EXERCISE. Every entry must be given again exactly as it is written.

Collected data entries.
- - - - -

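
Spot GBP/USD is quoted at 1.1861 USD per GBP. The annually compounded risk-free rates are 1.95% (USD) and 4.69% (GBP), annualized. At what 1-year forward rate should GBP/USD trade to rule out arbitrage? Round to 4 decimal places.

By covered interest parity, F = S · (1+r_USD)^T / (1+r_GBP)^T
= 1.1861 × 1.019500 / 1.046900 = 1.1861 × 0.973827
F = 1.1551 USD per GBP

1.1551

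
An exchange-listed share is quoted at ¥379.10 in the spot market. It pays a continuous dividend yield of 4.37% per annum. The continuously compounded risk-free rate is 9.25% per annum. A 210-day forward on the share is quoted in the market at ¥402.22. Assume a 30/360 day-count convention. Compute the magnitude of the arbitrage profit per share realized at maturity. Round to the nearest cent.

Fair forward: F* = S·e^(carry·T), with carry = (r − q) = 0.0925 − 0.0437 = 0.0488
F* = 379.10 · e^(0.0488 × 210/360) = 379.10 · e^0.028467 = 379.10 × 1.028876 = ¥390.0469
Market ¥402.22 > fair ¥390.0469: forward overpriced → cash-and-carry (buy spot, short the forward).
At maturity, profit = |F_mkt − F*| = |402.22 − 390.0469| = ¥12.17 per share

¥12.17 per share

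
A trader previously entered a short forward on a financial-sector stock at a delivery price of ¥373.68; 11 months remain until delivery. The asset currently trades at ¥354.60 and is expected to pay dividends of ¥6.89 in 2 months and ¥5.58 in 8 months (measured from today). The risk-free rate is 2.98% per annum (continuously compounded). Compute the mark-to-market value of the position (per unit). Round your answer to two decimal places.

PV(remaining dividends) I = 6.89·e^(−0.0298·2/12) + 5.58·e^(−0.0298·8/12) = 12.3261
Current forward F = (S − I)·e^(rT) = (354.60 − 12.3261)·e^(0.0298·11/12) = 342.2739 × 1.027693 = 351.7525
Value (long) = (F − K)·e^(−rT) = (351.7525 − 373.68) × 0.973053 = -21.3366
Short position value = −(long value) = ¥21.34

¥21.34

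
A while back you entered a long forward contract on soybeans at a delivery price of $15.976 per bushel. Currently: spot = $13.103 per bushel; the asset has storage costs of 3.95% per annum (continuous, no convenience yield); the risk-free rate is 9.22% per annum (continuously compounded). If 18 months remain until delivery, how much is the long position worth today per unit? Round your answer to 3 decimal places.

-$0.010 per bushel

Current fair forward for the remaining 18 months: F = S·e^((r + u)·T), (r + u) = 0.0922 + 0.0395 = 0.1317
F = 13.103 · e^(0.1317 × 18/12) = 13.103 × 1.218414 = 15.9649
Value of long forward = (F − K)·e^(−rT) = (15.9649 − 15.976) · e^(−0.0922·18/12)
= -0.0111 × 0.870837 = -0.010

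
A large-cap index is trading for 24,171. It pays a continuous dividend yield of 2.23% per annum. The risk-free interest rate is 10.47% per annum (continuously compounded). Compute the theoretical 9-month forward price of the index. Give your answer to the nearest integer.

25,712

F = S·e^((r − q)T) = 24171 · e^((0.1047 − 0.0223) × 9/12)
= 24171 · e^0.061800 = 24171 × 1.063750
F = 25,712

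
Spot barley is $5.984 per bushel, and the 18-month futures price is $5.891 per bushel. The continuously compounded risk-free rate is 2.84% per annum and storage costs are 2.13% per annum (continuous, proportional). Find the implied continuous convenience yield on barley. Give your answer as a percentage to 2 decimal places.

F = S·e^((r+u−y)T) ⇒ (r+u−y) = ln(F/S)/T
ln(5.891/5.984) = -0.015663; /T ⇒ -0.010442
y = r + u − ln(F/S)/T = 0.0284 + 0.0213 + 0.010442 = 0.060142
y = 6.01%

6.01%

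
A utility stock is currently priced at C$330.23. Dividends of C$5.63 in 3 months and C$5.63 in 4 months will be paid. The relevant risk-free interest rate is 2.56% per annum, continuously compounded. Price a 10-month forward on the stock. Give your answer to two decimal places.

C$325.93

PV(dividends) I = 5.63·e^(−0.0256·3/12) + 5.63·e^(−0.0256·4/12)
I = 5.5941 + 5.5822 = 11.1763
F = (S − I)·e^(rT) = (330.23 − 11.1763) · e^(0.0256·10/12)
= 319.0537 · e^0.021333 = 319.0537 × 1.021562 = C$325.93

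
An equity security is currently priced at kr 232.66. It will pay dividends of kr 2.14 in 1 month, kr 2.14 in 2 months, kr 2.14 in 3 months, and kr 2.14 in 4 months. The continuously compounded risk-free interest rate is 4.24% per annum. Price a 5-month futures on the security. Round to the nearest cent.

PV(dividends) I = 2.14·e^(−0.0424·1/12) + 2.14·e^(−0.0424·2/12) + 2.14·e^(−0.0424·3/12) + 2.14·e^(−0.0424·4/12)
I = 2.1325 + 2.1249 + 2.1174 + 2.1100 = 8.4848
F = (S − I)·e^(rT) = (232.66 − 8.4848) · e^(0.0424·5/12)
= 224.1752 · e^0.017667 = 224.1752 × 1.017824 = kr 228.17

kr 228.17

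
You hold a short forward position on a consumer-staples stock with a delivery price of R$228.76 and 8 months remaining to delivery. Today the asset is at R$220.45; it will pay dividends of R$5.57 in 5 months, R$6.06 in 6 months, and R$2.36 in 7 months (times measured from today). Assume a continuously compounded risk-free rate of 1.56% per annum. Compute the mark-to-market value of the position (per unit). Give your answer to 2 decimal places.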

- - - - -

REPLY.
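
Spot GBP/USD is quoted at 1.1861 USD per GBP. The annually compounded risk-free rates are 1.95% (USD) and 4.69% (GBP), annualized. At what 1-year forward rate should GBP/USD trade to rule out arbitrage? Round to 4 decimal places.

By covered interest parity, F = S · (1+r_USD)^T / (1+r_GBP)^T
= 1.1861 × 1.019500 / 1.046900 = 1.1861 × 0.973827
F = 1.1551 USD per GBP

1.1551

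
An exchange-listed share is quoted at ¥379.10 in the spot market. It pays a continuous dividend yield of 4.37% per annum. The continuously compounded risk-free rate is 9.25% per annum. A 210-day forward on the share is quoted in the market at ¥402.22. Assume a 30/360 day-count convention. Compute the magnitude of the arbitrage profit per share realized at maturity. Round to the nearest cent.

Fair forward: F* = S·e^(carry·T), with carry = (r − q) = 0.0925 − 0.0437 = 0.0488
F* = 379.10 · e^(0.0488 × 210/360) = 379.10 · e^0.028467 = 379.10 × 1.028876 = ¥390.0469
Market ¥402.22 > fair ¥390.0469: forward overpriced → cash-and-carry (buy spot, short the forward).
At maturity, profit = |F_mkt − F*| = |402.22 − 390.0469| = ¥12.17 per share

¥12.17 per share

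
A trader previously entered a short forward on a financial-sector stock at a delivery price of ¥373.68; 11 months remain until delivery. The asset currently trades at ¥354.60 and is expected to pay dividends of ¥6.89 in 2 months and ¥5.58 in 8 months (measured from today). The risk-free rate is 2.98% per annum (continuously compounded). Compute the mark-to-market value of the position (per unit). Round your answer to two decimal places.

PV(remaining dividends) I = 6.89·e^(−0.0298·2/12) + 5.58·e^(−0.0298·8/12) = 12.3261
Current forward F = (S − I)·e^(rT) = (354.60 − 12.3261)·e^(0.0298·11/12) = 342.2739 × 1.027693 = 351.7525
Value (long) = (F − K)·e^(−rT) = (351.7525 − 373.68) × 0.973053 = -21.3366
Short position value = −(long value) = ¥21.34

¥21.34

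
A while back you entered a long forward contract on soybeans at a delivery price of $15.976 per bushel. Currently: spot = $13.103 per bushel; the asset has storage costs of 3.95% per annum (continuous, no convenience yield); the risk-free rate is 9.22% per annum (continuously compounded). If 18 months remain until delivery, how much is the long position worth today per unit? Round your answer to 3 decimal places.

-$0.010 per bushel

Current fair forward for the remaining 18 months: F = S·e^((r + u)·T), (r + u) = 0.0922 + 0.0395 = 0.1317
F = 13.103 · e^(0.1317 × 18/12) = 13.103 × 1.218414 = 15.9649
Value of long forward = (F − K)·e^(−rT) = (15.9649 − 15.976) · e^(−0.0922·18/12)
= -0.0111 × 0.870837 = -0.010

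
A large-cap index is trading for 24,171. It pays a continuous dividend yield of 2.23% per annum. The risk-free interest rate is 10.47% per annum (continuously compounded). Compute the theoretical 9-month forward price of the index. Give your answer to the nearest integer.

25,712

F = S·e^((r − q)T) = 24171 · e^((0.1047 − 0.0223) × 9/12)
= 24171 · e^0.061800 = 24171 × 1.063750
F = 25,712

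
Spot barley is $5.984 per bushel, and the 18-month futures price is $5.891 per bushel. The continuously compounded risk-free rate is 2.84% per annum and storage costs are 2.13% per annum (continuous, proportional). Find the implied continuous convenience yield on barley. Give your answer as a percentage to 2 decimal places.

F = S·e^((r+u−y)T) ⇒ (r+u−y) = ln(F/S)/T
ln(5.891/5.984) = -0.015663; /T ⇒ -0.010442
y = r + u − ln(F/S)/T = 0.0284 + 0.0213 + 0.010442 = 0.060142
y = 6.01%

6.01%

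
A utility stock is currently priced at C$330.23. Dividends of C$5.63 in 3 months and C$5.63 in 4 months will be paid. The relevant risk-free interest rate is 2.56% per annum, continuously compounded. Price a 10-month forward on the stock. Give your answer to two decimal places.

C$325.93

PV(dividends) I = 5.63·e^(−0.0256·3/12) + 5.63·e^(−0.0256·4/12)
I = 5.5941 + 5.5822 = 11.1763
F = (S − I)·e^(rT) = (330.23 − 11.1763) · e^(0.0256·10/12)
= 319.0537 · e^0.021333 = 319.0537 × 1.021562 = C$325.93

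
An equity security is currently priced at kr 232.66. It will pay dividends of kr 2.14 in 1 month, kr 2.14 in 2 months, kr 2.14 in 3 months, and kr 2.14 in 4 months. The continuously compounded risk-free interest rate is 4.24% per annum. Price a 5-month futures on the security. Round to the nearest cent.

PV(dividends) I = 2.14·e^(−0.0424·1/12) + 2.14·e^(−0.0424·2/12) + 2.14·e^(−0.0424·3/12) + 2.14·e^(−0.0424·4/12)
I = 2.1325 + 2.1249 + 2.1174 + 2.1100 = 8.4848
F = (S − I)·e^(rT) = (232.66 − 8.4848) · e^(0.0424·5/12)
= 224.1752 · e^0.017667 = 224.1752 × 1.017824 = kr 228.17

kr 228.17

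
You hold a short forward position on a consumer-staples stock with a delivery price of R$228.76 and 8 months remaining to delivery. Today the asset is at R$220.45; it will pay dividends of R$5.57 in 5 months, R$6.06 in 6 months, and R$2.36 in 7 months (times measured from today). Assume a continuously compounded risk-free rate of 1.56% per annum. Compute the mark-to-market value of the position (per unit). Give your answer to 2 decimal places.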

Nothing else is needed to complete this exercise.